**What you should do:** Extract from the entries below, exactly as given, only the lines from the line containing "2 ε(aq) ⇌ α(aq)" to the line containing "Starting from equilibrium, two things happen at once: the", both lines included.

————————

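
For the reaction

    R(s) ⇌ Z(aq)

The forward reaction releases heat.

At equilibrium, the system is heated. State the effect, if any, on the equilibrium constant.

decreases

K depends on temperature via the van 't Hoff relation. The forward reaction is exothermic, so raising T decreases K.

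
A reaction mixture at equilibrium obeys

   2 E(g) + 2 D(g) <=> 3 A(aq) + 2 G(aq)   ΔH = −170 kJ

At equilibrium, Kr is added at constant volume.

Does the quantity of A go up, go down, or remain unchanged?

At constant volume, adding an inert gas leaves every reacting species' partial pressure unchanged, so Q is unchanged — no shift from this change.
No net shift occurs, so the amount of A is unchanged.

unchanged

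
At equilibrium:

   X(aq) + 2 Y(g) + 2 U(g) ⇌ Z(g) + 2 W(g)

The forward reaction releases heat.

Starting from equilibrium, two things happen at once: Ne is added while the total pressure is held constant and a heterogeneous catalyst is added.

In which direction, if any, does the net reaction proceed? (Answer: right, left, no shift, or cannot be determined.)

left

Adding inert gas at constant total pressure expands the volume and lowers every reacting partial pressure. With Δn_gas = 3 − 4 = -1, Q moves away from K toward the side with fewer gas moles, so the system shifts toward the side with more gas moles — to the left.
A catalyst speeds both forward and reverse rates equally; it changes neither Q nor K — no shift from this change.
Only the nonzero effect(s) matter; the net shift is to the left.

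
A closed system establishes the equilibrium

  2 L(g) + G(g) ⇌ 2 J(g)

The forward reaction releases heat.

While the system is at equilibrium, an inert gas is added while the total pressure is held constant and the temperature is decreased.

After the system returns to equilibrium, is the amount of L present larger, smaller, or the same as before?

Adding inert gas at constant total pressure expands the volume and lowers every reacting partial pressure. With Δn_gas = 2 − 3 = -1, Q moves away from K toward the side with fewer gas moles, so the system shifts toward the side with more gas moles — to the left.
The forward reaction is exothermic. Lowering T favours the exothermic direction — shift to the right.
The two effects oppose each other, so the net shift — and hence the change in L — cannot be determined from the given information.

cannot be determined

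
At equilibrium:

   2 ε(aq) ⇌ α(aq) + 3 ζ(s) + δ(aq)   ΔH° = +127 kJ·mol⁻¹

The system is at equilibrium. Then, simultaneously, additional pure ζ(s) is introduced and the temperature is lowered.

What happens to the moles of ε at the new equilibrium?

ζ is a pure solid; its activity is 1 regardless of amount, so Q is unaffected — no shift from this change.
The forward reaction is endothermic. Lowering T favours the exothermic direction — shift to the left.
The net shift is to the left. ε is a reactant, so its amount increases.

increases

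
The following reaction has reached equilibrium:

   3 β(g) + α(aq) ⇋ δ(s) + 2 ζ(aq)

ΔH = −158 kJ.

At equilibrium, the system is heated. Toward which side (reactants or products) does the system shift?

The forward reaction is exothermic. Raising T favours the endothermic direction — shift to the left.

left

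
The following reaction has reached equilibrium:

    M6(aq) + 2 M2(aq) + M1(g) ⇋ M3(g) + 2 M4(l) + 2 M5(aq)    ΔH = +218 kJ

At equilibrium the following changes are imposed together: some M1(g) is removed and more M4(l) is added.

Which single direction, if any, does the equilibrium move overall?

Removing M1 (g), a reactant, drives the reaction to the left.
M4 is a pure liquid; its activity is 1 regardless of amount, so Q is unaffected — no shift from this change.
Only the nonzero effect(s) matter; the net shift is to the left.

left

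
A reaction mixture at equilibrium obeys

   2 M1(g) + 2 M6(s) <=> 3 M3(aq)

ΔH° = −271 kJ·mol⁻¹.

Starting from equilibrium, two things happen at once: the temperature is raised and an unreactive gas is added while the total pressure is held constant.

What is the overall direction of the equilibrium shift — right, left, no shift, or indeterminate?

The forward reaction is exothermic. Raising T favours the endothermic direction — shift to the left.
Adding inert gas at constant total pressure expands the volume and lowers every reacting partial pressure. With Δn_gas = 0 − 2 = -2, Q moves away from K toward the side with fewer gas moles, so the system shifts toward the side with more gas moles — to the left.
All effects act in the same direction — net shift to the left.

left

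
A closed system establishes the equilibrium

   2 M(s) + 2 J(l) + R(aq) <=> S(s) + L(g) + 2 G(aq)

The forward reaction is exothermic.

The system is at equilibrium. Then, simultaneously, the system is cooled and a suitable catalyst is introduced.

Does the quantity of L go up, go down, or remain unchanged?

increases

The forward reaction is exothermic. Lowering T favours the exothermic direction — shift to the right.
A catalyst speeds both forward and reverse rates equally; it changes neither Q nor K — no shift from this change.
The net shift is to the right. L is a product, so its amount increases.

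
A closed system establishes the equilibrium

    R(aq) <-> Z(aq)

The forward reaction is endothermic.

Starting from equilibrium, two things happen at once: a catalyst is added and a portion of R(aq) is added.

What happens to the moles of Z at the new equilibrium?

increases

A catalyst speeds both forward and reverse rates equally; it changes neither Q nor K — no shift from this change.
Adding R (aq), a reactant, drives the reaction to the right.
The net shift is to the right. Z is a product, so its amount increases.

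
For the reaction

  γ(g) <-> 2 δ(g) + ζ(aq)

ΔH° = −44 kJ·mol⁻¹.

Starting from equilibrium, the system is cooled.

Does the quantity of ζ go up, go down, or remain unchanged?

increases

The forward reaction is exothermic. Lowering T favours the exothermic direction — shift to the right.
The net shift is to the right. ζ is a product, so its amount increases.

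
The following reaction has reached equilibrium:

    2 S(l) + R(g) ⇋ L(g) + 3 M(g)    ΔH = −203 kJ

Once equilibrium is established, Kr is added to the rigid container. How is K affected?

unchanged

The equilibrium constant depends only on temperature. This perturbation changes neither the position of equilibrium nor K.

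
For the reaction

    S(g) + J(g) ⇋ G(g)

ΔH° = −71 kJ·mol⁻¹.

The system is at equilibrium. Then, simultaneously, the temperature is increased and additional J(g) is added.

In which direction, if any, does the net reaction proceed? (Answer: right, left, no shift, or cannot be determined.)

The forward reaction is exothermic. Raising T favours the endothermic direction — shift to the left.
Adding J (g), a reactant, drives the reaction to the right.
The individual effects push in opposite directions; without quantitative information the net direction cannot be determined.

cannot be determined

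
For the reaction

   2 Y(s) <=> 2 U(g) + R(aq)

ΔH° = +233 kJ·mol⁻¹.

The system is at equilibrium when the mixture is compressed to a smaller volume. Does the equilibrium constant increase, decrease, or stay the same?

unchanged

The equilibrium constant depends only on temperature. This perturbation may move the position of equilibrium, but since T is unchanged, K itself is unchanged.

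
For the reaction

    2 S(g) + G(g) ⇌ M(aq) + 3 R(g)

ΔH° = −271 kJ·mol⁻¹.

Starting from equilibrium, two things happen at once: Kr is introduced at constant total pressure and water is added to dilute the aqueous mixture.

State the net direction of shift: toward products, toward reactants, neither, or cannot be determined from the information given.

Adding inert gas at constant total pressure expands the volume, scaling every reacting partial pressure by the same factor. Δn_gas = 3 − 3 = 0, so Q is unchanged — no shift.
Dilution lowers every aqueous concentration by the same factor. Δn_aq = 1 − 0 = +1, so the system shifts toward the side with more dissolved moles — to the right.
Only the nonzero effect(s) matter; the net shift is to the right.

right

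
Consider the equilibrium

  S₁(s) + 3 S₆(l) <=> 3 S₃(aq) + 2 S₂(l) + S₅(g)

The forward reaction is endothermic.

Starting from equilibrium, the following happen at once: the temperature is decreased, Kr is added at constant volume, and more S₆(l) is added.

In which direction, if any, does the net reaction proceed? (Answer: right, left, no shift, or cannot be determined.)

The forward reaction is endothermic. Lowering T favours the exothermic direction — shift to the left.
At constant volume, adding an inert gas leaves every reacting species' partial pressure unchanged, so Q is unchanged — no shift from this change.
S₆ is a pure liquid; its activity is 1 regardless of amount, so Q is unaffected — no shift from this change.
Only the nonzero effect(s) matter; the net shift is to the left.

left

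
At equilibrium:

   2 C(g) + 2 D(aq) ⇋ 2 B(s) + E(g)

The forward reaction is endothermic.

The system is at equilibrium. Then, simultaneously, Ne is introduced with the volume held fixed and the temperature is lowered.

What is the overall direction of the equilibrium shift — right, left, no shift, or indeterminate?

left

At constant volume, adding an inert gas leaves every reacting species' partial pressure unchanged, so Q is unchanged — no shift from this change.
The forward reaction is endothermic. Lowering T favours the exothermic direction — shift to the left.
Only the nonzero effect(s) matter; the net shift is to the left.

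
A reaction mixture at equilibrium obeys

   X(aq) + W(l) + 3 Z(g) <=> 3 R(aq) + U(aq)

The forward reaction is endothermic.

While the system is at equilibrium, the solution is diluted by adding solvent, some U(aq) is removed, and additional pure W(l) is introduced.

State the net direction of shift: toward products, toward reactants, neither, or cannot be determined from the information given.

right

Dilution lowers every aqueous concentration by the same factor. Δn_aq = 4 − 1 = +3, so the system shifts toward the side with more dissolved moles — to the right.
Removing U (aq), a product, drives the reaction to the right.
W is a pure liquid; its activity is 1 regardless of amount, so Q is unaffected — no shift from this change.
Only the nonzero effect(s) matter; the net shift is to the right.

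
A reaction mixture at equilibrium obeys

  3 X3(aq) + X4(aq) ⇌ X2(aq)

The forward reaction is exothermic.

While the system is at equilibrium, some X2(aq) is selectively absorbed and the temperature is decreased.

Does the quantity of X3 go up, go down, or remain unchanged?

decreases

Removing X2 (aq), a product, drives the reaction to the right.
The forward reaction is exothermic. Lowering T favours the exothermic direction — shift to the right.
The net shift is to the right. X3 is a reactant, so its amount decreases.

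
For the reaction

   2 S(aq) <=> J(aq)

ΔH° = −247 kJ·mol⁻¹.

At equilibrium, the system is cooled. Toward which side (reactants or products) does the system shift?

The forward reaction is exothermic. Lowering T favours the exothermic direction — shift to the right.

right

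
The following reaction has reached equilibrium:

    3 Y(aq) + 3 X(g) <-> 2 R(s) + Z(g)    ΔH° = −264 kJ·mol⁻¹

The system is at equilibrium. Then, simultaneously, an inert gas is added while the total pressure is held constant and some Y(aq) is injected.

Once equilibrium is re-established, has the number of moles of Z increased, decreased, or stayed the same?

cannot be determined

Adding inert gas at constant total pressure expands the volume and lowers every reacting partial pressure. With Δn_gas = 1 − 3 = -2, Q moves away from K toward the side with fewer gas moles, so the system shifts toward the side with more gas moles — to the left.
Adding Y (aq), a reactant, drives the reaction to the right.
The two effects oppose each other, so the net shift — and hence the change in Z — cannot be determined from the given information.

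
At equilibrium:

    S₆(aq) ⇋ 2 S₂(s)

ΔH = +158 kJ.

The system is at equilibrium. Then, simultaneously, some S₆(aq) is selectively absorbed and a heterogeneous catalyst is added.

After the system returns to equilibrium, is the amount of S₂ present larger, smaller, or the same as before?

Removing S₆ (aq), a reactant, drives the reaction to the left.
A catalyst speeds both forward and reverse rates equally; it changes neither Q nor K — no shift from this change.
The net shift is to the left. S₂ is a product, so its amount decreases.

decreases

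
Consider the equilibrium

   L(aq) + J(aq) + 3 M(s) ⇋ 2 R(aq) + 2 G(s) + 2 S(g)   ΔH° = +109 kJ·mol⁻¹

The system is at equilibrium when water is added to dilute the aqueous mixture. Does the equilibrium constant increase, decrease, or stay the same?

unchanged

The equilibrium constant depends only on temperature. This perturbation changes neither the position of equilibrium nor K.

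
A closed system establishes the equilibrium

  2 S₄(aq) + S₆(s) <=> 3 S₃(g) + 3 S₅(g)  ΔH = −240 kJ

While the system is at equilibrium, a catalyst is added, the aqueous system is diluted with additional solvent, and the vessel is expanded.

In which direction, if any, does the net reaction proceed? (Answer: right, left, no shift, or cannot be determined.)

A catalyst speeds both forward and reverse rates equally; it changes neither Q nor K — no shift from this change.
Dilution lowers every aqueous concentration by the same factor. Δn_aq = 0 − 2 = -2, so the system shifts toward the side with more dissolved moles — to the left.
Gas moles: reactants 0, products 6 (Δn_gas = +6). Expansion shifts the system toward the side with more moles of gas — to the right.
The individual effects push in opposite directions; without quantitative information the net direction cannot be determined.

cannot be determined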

————————

**Exercise response:**
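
   2 ε(aq) ⇌ α(aq) + 3 ζ(s) + δ(aq)   ΔH° = +127 kJ·mol⁻¹

The system is at equilibrium. Then, simultaneously, additional pure ζ(s) is introduced and the temperature is lowered.

What happens to the moles of ε at the new equilibrium?

ζ is a pure solid; its activity is 1 regardless of amount, so Q is unaffected — no shift from this change.
The forward reaction is endothermic. Lowering T favours the exothermic direction — shift to the left.
The net shift is to the left. ε is a reactant, so its amount increases.

increases

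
The following reaction has reached equilibrium:

   3 β(g) + α(aq) ⇋ δ(s) + 2 ζ(aq)

ΔH = −158 kJ.

At equilibrium, the system is heated. Toward which side (reactants or products) does the system shift?

The forward reaction is exothermic. Raising T favours the endothermic direction — shift to the left.

left

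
The following reaction has reached equilibrium:

    M6(aq) + 2 M2(aq) + M1(g) ⇋ M3(g) + 2 M4(l) + 2 M5(aq)    ΔH = +218 kJ

At equilibrium the following changes are imposed together: some M1(g) is removed and more M4(l) is added.

Which single direction, if any, does the equilibrium move overall?

Removing M1 (g), a reactant, drives the reaction to the left.
M4 is a pure liquid; its activity is 1 regardless of amount, so Q is unaffected — no shift from this change.
Only the nonzero effect(s) matter; the net shift is to the left.

left

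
A reaction mixture at equilibrium obeys

   2 M1(g) + 2 M6(s) <=> 3 M3(aq)

ΔH° = −271 kJ·mol⁻¹.

Starting from equilibrium, two things happen at once: the temperature is raised and an unreactive gas is added while the total pressure is held constant.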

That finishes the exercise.